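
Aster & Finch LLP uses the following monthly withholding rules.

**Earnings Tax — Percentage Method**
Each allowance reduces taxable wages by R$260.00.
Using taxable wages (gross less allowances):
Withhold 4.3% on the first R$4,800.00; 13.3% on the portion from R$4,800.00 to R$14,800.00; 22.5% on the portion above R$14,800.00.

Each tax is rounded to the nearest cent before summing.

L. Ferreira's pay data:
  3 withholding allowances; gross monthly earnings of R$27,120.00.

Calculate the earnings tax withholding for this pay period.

R$4,132.90

Earnings Tax: taxable = R$27,120.00 − 3×R$260.00 = R$26,340.00
  R$1,536.40 + 22.5% × (R$26,340.00 − R$14,800.00) = R$1,536.40 + 22.5% × R$11,540.00 = R$4,132.90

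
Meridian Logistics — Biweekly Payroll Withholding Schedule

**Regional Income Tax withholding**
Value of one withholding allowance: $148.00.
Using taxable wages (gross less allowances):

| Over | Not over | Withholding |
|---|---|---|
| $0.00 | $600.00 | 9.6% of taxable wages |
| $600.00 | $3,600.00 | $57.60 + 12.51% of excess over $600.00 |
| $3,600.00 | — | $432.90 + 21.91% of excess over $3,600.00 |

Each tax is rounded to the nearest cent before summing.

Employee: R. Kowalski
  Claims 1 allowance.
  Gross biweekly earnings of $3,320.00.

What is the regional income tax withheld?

$379.36

Regional Income Tax: taxable = $3,320.00 − 1×$148.00 = $3,172.00
  $57.60 + 12.51% × ($3,172.00 − $600.00) = $57.60 + 12.51% × $2,572.00 = $379.36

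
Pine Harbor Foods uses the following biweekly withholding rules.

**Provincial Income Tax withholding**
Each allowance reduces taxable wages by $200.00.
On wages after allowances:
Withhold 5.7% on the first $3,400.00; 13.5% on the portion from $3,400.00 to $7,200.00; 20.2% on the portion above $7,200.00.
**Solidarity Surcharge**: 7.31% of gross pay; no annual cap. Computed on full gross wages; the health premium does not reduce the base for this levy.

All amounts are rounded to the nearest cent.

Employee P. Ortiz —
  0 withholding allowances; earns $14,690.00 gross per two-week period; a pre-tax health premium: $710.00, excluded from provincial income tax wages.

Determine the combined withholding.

$3,150.20

Provincial Income Tax: taxable = $14,690.00 − $710.00 = $13,980.00
  $706.80 + 20.2% × ($13,980.00 − $7,200.00) = $706.80 + 20.2% × $6,780.00 = $2,076.36
Solidarity Surcharge: 7.31% × $14,690.00 = $1,073.84
Total: $2,076.36 + $1,073.84 = $3,150.20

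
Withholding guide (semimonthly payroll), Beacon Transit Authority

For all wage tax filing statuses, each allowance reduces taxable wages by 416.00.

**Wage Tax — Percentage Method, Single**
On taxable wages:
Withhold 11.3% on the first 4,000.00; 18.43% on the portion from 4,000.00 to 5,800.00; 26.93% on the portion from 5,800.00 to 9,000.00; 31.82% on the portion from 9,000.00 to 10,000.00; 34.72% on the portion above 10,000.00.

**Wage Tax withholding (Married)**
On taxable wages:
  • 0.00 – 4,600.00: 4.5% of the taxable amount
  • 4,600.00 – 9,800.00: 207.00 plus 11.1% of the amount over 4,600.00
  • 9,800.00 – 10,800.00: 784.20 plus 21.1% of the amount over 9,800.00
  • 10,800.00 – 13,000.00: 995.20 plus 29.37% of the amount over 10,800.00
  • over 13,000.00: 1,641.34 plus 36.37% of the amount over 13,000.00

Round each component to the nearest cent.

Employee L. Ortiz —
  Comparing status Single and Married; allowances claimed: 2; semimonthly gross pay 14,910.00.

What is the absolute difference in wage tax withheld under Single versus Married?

1,346.17

Wage Tax (Single): taxable = 14,910.00 − 2×416.00 = 14,078.00
  1,963.70 + 34.72% × (14,078.00 − 10,000.00) = 1,963.70 + 34.72% × 4,078.00 = 3,379.58
Wage Tax (Married): taxable = 14,910.00 − 2×416.00 = 14,078.00
  1,641.34 + 36.37% × (14,078.00 − 13,000.00) = 1,641.34 + 36.37% × 1,078.00 = 2,033.41
Difference: |3,379.58 − 2,033.41| = 1,346.17 (higher under Single)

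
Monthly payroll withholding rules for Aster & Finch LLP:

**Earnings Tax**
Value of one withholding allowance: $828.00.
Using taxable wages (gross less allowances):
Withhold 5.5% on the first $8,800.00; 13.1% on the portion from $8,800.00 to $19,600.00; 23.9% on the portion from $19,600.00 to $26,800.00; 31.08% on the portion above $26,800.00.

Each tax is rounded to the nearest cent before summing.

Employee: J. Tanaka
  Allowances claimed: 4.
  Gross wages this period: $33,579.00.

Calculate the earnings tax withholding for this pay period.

$4,697.14

Earnings Tax: taxable = $33,579.00 − 4×$828.00 = $30,267.00
  $3,619.60 + 31.08% × ($30,267.00 − $26,800.00) = $3,619.60 + 31.08% × $3,467.00 = $4,697.14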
################
> TASK GOAL: A precise copy of all the records is needed.

> EXERCISE OUTPUT:
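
Aster & Finch LLP uses the following monthly withholding rules.

**Earnings Tax — Percentage Method**
Each allowance reduces taxable wages by R$260.00.
Using taxable wages (gross less allowances):
Withhold 4.3% on the first R$4,800.00; 13.3% on the portion from R$4,800.00 to R$14,800.00; 22.5% on the portion above R$14,800.00.

Each tax is rounded to the nearest cent before summing.

L. Ferreira's pay data:
  3 withholding allowances; gross monthly earnings of R$27,120.00.

Calculate the earnings tax withholding for this pay period.

R$4,132.90

Earnings Tax: taxable = R$27,120.00 − 3×R$260.00 = R$26,340.00
  R$1,536.40 + 22.5% × (R$26,340.00 − R$14,800.00) = R$1,536.40 + 22.5% × R$11,540.00 = R$4,132.90

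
Meridian Logistics — Biweekly Payroll Withholding Schedule

**Regional Income Tax withholding**
Value of one withholding allowance: $148.00.
Using taxable wages (gross less allowances):

| Over | Not over | Withholding |
|---|---|---|
| $0.00 | $600.00 | 9.6% of taxable wages |
| $600.00 | $3,600.00 | $57.60 + 12.51% of excess over $600.00 |
| $3,600.00 | — | $432.90 + 21.91% of excess over $3,600.00 |

Each tax is rounded to the nearest cent before summing.

Employee: R. Kowalski
  Claims 1 allowance.
  Gross biweekly earnings of $3,320.00.

What is the regional income tax withheld?

$379.36

Regional Income Tax: taxable = $3,320.00 − 1×$148.00 = $3,172.00
  $57.60 + 12.51% × ($3,172.00 − $600.00) = $57.60 + 12.51% × $2,572.00 = $379.36

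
Pine Harbor Foods uses the following biweekly withholding rules.

**Provincial Income Tax withholding**
Each allowance reduces taxable wages by $200.00.
On wages after allowances:
Withhold 5.7% on the first $3,400.00; 13.5% on the portion from $3,400.00 to $7,200.00; 20.2% on the portion above $7,200.00.
**Solidarity Surcharge**: 7.31% of gross pay; no annual cap. Computed on full gross wages; the health premium does not reduce the base for this levy.

All amounts are rounded to the nearest cent.

Employee P. Ortiz —
  0 withholding allowances; earns $14,690.00 gross per two-week period; a pre-tax health premium: $710.00, excluded from provincial income tax wages.

Determine the combined withholding.

$3,150.20

Provincial Income Tax: taxable = $14,690.00 − $710.00 = $13,980.00
  $706.80 + 20.2% × ($13,980.00 − $7,200.00) = $706.80 + 20.2% × $6,780.00 = $2,076.36
Solidarity Surcharge: 7.31% × $14,690.00 = $1,073.84
Total: $2,076.36 + $1,073.84 = $3,150.20

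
Withholding guide (semimonthly payroll), Beacon Transit Authority

For all wage tax filing statuses, each allowance reduces taxable wages by 416.00.

**Wage Tax — Percentage Method, Single**
On taxable wages:
Withhold 11.3% on the first 4,000.00; 18.43% on the portion from 4,000.00 to 5,800.00; 26.93% on the portion from 5,800.00 to 9,000.00; 31.82% on the portion from 9,000.00 to 10,000.00; 34.72% on the portion above 10,000.00.

**Wage Tax withholding (Married)**
On taxable wages:
  • 0.00 – 4,600.00: 4.5% of the taxable amount
  • 4,600.00 – 9,800.00: 207.00 plus 11.1% of the amount over 4,600.00
  • 9,800.00 – 10,800.00: 784.20 plus 21.1% of the amount over 9,800.00
  • 10,800.00 – 13,000.00: 995.20 plus 29.37% of the amount over 10,800.00
  • over 13,000.00: 1,641.34 plus 36.37% of the amount over 13,000.00

Round each component to the nearest cent.

Employee L. Ortiz —
  Comparing status Single and Married; allowances claimed: 2; semimonthly gross pay 14,910.00.

What is the absolute difference in wage tax withheld under Single versus Married?

1,346.17

Wage Tax (Single): taxable = 14,910.00 − 2×416.00 = 14,078.00
  1,963.70 + 34.72% × (14,078.00 − 10,000.00) = 1,963.70 + 34.72% × 4,078.00 = 3,379.58
Wage Tax (Married): taxable = 14,910.00 − 2×416.00 = 14,078.00
  1,641.34 + 36.37% × (14,078.00 − 13,000.00) = 1,641.34 + 36.37% × 1,078.00 = 2,033.41
Difference: |3,379.58 − 2,033.41| = 1,346.17 (higher under Single)

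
Monthly payroll withholding rules for Aster & Finch LLP:

**Earnings Tax**
Value of one withholding allowance: $828.00.
Using taxable wages (gross less allowances):
Withhold 5.5% on the first $8,800.00; 13.1% on the portion from $8,800.00 to $19,600.00; 23.9% on the portion from $19,600.00 to $26,800.00; 31.08% on the portion above $26,800.00.

Each tax is rounded to the nearest cent before summing.

Employee: J. Tanaka
  Allowances claimed: 4.
  Gross wages this period: $33,579.00.

Calculate the earnings tax withholding for this pay period.

$4,697.14

Earnings Tax: taxable = $33,579.00 − 4×$828.00 = $30,267.00
  $3,619.60 + 31.08% × ($30,267.00 − $26,800.00) = $3,619.60 + 31.08% × $3,467.00 = $4,697.14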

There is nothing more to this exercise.